**** Records shown ****

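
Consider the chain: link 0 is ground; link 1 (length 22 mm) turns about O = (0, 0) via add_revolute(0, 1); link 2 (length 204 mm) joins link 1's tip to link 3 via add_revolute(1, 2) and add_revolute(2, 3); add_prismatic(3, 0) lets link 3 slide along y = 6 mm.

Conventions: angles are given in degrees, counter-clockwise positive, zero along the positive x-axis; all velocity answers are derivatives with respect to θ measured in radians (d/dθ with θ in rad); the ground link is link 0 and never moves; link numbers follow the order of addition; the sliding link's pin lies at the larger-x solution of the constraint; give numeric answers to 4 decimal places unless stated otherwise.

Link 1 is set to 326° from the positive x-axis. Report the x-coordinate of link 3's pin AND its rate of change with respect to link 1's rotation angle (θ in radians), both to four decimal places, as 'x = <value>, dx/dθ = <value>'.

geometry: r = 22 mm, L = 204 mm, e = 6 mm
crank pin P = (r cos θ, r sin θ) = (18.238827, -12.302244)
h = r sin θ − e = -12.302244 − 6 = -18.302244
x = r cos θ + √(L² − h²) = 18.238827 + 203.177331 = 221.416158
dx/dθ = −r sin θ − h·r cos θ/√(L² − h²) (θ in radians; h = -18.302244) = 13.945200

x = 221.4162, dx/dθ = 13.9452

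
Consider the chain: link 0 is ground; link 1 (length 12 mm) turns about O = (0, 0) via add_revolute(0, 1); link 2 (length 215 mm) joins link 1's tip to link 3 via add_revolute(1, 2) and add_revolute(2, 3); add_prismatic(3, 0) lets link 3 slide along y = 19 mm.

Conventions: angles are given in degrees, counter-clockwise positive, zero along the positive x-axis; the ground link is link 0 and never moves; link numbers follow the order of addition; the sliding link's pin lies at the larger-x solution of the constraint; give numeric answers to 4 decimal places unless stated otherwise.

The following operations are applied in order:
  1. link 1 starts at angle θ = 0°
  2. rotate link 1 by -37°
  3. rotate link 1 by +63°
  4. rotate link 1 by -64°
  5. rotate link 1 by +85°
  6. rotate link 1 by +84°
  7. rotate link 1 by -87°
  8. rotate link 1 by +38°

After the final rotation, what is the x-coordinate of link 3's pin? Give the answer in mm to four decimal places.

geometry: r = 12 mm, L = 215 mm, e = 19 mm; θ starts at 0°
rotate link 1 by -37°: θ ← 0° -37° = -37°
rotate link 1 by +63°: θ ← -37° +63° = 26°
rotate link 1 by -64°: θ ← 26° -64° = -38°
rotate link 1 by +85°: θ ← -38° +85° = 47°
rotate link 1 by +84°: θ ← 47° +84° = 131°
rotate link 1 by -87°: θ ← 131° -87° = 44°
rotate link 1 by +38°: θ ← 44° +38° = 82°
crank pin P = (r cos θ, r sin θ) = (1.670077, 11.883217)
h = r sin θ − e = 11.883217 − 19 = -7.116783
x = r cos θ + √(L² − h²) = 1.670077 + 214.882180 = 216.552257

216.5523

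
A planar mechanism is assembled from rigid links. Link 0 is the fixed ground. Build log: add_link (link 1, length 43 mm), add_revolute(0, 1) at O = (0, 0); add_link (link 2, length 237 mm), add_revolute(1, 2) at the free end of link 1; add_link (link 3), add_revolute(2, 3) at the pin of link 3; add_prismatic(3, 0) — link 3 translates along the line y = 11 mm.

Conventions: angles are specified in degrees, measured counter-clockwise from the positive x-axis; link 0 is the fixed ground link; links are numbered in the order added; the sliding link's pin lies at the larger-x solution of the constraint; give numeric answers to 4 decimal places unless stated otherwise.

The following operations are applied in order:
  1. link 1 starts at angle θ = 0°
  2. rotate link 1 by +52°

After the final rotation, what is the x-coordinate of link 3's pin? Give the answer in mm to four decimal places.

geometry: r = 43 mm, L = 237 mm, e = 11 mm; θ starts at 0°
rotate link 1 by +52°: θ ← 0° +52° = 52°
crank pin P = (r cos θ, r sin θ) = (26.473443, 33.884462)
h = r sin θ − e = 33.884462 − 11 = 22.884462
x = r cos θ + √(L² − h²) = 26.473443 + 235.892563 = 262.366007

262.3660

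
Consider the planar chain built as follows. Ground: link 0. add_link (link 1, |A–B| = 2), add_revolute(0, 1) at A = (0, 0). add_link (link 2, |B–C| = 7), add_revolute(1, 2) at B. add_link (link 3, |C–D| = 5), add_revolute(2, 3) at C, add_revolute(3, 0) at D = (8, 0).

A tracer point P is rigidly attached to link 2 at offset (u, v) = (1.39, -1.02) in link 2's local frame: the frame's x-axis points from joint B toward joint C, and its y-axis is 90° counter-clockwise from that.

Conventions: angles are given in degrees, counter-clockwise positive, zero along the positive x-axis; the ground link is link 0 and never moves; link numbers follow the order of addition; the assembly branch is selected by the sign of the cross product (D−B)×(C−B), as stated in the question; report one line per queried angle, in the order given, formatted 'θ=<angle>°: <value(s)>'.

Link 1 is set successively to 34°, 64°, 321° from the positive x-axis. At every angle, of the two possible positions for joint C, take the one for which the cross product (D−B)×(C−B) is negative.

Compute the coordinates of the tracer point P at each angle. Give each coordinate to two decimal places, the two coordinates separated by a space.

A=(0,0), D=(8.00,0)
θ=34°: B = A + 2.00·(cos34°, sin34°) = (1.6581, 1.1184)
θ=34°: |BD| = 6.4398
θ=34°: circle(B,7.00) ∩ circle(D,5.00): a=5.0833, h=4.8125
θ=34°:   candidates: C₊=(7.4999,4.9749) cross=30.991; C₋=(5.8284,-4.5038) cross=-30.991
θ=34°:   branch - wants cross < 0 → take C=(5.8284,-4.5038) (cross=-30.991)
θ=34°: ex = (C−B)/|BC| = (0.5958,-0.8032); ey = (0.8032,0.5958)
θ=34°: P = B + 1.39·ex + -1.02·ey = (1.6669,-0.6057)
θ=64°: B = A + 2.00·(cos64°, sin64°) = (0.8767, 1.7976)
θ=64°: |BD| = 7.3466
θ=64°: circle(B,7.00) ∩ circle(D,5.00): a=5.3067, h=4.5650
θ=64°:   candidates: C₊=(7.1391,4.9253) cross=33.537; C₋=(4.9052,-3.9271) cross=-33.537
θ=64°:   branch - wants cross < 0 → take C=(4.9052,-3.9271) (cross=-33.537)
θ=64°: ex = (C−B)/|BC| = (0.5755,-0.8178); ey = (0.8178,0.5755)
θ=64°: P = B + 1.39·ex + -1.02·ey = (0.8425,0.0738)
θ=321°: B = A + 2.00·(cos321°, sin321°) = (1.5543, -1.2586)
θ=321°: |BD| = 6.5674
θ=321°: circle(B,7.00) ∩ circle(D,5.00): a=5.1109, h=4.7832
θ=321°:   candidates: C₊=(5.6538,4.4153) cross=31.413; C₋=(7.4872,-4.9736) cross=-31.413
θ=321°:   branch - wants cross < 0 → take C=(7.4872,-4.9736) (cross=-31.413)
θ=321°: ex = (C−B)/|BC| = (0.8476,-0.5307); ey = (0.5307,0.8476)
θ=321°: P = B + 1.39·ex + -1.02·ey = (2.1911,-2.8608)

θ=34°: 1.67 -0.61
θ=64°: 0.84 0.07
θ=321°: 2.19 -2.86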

****

# Task objective:
Reproduce exactly the entries above, limited to the lines from the one with "6. rotate link 1 by +84°" through the one with "8. rotate link 1 by +38°", both included.

# Response below:
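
  6. rotate link 1 by +84°
  7. rotate link 1 by -87°
  8. rotate link 1 by +38°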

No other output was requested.